## What you will do
This exercise asks for the records to be retyped exactly as they read.

## Data
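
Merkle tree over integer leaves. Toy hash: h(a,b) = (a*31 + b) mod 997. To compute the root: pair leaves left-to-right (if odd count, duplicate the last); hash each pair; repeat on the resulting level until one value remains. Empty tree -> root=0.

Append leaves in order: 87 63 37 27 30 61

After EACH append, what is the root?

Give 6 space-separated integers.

After append 87 (leaves=[87]):
  L0: [87]
  root=87
After append 63 (leaves=[87, 63]):
  L0: [87, 63]
  L1: h(87,63)=(87*31+63)%997=766 -> [766]
  root=766
After append 37 (leaves=[87, 63, 37]):
  L0: [87, 63, 37]
  L1: h(87,63)=(87*31+63)%997=766 h(37,37)=(37*31+37)%997=187 -> [766, 187]
  L2: h(766,187)=(766*31+187)%997=5 -> [5]
  root=5
After append 27 (leaves=[87, 63, 37, 27]):
  L0: [87, 63, 37, 27]
  L1: h(87,63)=(87*31+63)%997=766 h(37,27)=(37*31+27)%997=177 -> [766, 177]
  L2: h(766,177)=(766*31+177)%997=992 -> [992]
  root=992
After append 30 (leaves=[87, 63, 37, 27, 30]):
  L0: [87, 63, 37, 27, 30]
  L1: h(87,63)=(87*31+63)%997=766 h(37,27)=(37*31+27)%997=177 h(30,30)=(30*31+30)%997=960 -> [766, 177, 960]
  L2: h(766,177)=(766*31+177)%997=992 h(960,960)=(960*31+960)%997=810 -> [992, 810]
  L3: h(992,810)=(992*31+810)%997=655 -> [655]
  root=655
After append 61 (leaves=[87, 63, 37, 27, 30, 61]):
  L0: [87, 63, 37, 27, 30, 61]
  L1: h(87,63)=(87*31+63)%997=766 h(37,27)=(37*31+27)%997=177 h(30,61)=(30*31+61)%997=991 -> [766, 177, 991]
  L2: h(766,177)=(766*31+177)%997=992 h(991,991)=(991*31+991)%997=805 -> [992, 805]
  L3: h(992,805)=(992*31+805)%997=650 -> [650]
  root=650

Answer: 87 766 5 992 655 650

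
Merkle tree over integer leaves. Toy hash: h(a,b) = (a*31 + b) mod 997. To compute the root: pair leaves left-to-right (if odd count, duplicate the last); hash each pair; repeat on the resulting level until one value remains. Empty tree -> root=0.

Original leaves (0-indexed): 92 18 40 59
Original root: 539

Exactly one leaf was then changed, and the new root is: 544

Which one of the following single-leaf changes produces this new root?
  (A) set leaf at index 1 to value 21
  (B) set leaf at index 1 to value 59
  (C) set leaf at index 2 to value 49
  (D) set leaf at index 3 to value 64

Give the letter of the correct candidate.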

## Response below
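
Merkle tree over integer leaves. Toy hash: h(a,b) = (a*31 + b) mod 997. To compute the root: pair leaves left-to-right (if odd count, duplicate the last); hash each pair; repeat on the resulting level until one value remains. Empty tree -> root=0.

Append leaves in order: 87 63 37 27 30 61

After EACH append, what is the root?

Give 6 space-separated integers.

After append 87 (leaves=[87]):
  L0: [87]
  root=87
After append 63 (leaves=[87, 63]):
  L0: [87, 63]
  L1: h(87,63)=(87*31+63)%997=766 -> [766]
  root=766
After append 37 (leaves=[87, 63, 37]):
  L0: [87, 63, 37]
  L1: h(87,63)=(87*31+63)%997=766 h(37,37)=(37*31+37)%997=187 -> [766, 187]
  L2: h(766,187)=(766*31+187)%997=5 -> [5]
  root=5
After append 27 (leaves=[87, 63, 37, 27]):
  L0: [87, 63, 37, 27]
  L1: h(87,63)=(87*31+63)%997=766 h(37,27)=(37*31+27)%997=177 -> [766, 177]
  L2: h(766,177)=(766*31+177)%997=992 -> [992]
  root=992
After append 30 (leaves=[87, 63, 37, 27, 30]):
  L0: [87, 63, 37, 27, 30]
  L1: h(87,63)=(87*31+63)%997=766 h(37,27)=(37*31+27)%997=177 h(30,30)=(30*31+30)%997=960 -> [766, 177, 960]
  L2: h(766,177)=(766*31+177)%997=992 h(960,960)=(960*31+960)%997=810 -> [992, 810]
  L3: h(992,810)=(992*31+810)%997=655 -> [655]
  root=655
After append 61 (leaves=[87, 63, 37, 27, 30, 61]):
  L0: [87, 63, 37, 27, 30, 61]
  L1: h(87,63)=(87*31+63)%997=766 h(37,27)=(37*31+27)%997=177 h(30,61)=(30*31+61)%997=991 -> [766, 177, 991]
  L2: h(766,177)=(766*31+177)%997=992 h(991,991)=(991*31+991)%997=805 -> [992, 805]
  L3: h(992,805)=(992*31+805)%997=650 -> [650]
  root=650

Answer: 87 766 5 992 655 650

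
Merkle tree over integer leaves. Toy hash: h(a,b) = (a*31 + b) mod 997. To compute the root: pair leaves left-to-right (if odd count, duplicate the last); hash each pair; repeat on the resulting level until one value remains. Empty tree -> root=0.

Original leaves (0-indexed): 92 18 40 59
Original root: 539

Exactly one leaf was then changed, and the new root is: 544

Which one of the following single-leaf changes produces this new root?
  (A) set leaf at index 1 to value 21
  (B) set leaf at index 1 to value 59
  (C) set leaf at index 2 to value 49
  (D) set leaf at index 3 to value 64

Give the letter of the correct candidate.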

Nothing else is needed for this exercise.